▶ _Required work_:
Find the line with "Terms and types". Transcribe it and each later line of the data exactly, up to and including the last.

▶ _Information_:
◇ ◇ ◇ ◇ ◇ ◇ ◇

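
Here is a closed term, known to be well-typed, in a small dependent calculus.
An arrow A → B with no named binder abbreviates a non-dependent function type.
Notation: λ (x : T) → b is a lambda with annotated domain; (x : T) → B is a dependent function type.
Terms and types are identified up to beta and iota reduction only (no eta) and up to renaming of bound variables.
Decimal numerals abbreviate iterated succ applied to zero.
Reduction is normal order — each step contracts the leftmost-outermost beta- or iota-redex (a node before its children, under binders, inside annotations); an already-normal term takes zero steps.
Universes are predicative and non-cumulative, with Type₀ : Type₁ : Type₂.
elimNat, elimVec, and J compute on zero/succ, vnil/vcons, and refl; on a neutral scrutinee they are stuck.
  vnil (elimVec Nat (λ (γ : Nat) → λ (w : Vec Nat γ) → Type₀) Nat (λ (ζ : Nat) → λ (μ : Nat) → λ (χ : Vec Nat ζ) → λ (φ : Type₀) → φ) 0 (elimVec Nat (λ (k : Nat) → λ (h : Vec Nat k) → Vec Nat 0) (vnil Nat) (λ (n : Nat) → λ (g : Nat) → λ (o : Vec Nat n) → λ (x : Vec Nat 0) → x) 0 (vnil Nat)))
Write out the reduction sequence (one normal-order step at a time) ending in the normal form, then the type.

normal-order reduction:
  vnil (elimVec Nat (λ (γ : Nat) → λ (w : Vec Nat γ) → Type₀) Nat (λ (ζ : Nat) → λ (μ : Nat) → λ (χ : Vec Nat ζ) → λ (φ : Type₀) → φ) 0 (elimVec Nat (λ (k : Nat) → λ (h : Vec Nat k) → Vec Nat 0) (vnil Nat) (λ (n : Nat) → λ (g : Nat) → λ (o : Vec Nat n) → λ (x : Vec Nat 0) → x) 0 (vnil Nat)))
  ~> vnil (elimVec Nat (λ (γ : Nat) → λ (w : Vec Nat γ) → Type₀) Nat (λ (ζ : Nat) → λ (μ : Nat) → λ (χ : Vec Nat ζ) → λ (φ : Type₀) → φ) 0 (vnil Nat))
  ~> vnil Nat
inferred type:
  Vec Nat 0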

◇ ◇ ◇ ◇ ◇ ◇ ◇

▶ _Expected answer_:
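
Terms and types are identified up to beta and iota reduction only (no eta) and up to renaming of bound variables.
Decimal numerals abbreviate iterated succ applied to zero.
Reduction is normal order — each step contracts the leftmost-outermost beta- or iota-redex (a node before its children, under binders, inside annotations); an already-normal term takes zero steps.
Universes are predicative and non-cumulative, with Type₀ : Type₁ : Type₂.
elimNat, elimVec, and J compute on zero/succ, vnil/vcons, and refl; on a neutral scrutinee they are stuck.
  vnil (elimVec Nat (λ (γ : Nat) → λ (w : Vec Nat γ) → Type₀) Nat (λ (ζ : Nat) → λ (μ : Nat) → λ (χ : Vec Nat ζ) → λ (φ : Type₀) → φ) 0 (elimVec Nat (λ (k : Nat) → λ (h : Vec Nat k) → Vec Nat 0) (vnil Nat) (λ (n : Nat) → λ (g : Nat) → λ (o : Vec Nat n) → λ (x : Vec Nat 0) → x) 0 (vnil Nat)))
Write out the reduction sequence (one normal-order step at a time) ending in the normal form, then the type.

normal-order reduction:
  vnil (elimVec Nat (λ (γ : Nat) → λ (w : Vec Nat γ) → Type₀) Nat (λ (ζ : Nat) → λ (μ : Nat) → λ (χ : Vec Nat ζ) → λ (φ : Type₀) → φ) 0 (elimVec Nat (λ (k : Nat) → λ (h : Vec Nat k) → Vec Nat 0) (vnil Nat) (λ (n : Nat) → λ (g : Nat) → λ (o : Vec Nat n) → λ (x : Vec Nat 0) → x) 0 (vnil Nat)))
  ~> vnil (elimVec Nat (λ (γ : Nat) → λ (w : Vec Nat γ) → Type₀) Nat (λ (ζ : Nat) → λ (μ : Nat) → λ (χ : Vec Nat ζ) → λ (φ : Type₀) → φ) 0 (vnil Nat))
  ~> vnil Nat
inferred type:
  Vec Nat 0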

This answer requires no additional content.